» **THE PROBLEM**: Nothing past the line containing "3|56,Paris,ivy85@example.com,2024-07-25,3511.76,Jack Jones" belongs in the output. Copy exactly every line of the data below from the first up to and including it.

>>>

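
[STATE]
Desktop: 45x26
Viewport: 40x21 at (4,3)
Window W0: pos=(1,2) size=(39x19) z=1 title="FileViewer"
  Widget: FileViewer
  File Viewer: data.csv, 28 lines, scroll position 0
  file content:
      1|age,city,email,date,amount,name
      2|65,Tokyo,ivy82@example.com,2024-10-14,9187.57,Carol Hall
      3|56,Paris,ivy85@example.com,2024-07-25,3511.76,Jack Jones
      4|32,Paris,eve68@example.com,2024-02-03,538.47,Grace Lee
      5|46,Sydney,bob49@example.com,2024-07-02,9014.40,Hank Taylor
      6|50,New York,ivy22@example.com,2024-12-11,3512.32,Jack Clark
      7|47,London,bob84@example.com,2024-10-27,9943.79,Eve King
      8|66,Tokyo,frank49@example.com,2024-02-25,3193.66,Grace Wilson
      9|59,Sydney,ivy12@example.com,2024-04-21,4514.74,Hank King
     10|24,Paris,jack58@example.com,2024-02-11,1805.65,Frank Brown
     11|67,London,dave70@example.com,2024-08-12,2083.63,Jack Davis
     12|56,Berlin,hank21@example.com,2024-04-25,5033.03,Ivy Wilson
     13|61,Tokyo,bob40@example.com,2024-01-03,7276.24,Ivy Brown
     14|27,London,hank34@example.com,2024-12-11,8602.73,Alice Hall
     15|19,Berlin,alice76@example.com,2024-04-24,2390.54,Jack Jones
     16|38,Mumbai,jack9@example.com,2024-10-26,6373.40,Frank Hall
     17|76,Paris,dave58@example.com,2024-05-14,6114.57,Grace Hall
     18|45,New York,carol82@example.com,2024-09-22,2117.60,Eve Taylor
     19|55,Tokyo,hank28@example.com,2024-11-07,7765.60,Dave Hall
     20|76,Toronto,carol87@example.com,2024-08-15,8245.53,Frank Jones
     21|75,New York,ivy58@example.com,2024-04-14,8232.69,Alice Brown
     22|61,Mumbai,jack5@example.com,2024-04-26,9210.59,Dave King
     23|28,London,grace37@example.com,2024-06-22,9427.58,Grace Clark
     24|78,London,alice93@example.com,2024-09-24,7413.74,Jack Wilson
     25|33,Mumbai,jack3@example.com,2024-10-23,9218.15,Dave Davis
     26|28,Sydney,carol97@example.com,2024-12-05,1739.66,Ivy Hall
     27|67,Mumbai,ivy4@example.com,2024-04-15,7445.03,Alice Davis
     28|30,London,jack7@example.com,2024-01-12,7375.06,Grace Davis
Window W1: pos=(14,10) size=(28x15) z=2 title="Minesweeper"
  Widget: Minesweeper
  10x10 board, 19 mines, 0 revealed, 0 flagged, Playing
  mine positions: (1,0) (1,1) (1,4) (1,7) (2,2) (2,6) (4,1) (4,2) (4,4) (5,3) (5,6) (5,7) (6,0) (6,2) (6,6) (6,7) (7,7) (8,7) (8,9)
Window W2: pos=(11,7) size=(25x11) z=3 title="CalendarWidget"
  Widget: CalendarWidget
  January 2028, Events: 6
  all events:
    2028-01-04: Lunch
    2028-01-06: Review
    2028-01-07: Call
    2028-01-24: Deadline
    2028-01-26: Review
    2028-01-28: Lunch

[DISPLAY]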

<<<

» **ANSWER SPACE**:
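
[STATE]
Desktop: 45x26
Viewport: 40x21 at (4,3)
Window W0: pos=(1,2) size=(39x19) z=1 title="FileViewer"
  Widget: FileViewer
  File Viewer: data.csv, 28 lines, scroll position 0
  file content:
      1|age,city,email,date,amount,name
      2|65,Tokyo,ivy82@example.com,2024-10-14,9187.57,Carol Hall
      3|56,Paris,ivy85@example.com,2024-07-25,3511.76,Jack Jones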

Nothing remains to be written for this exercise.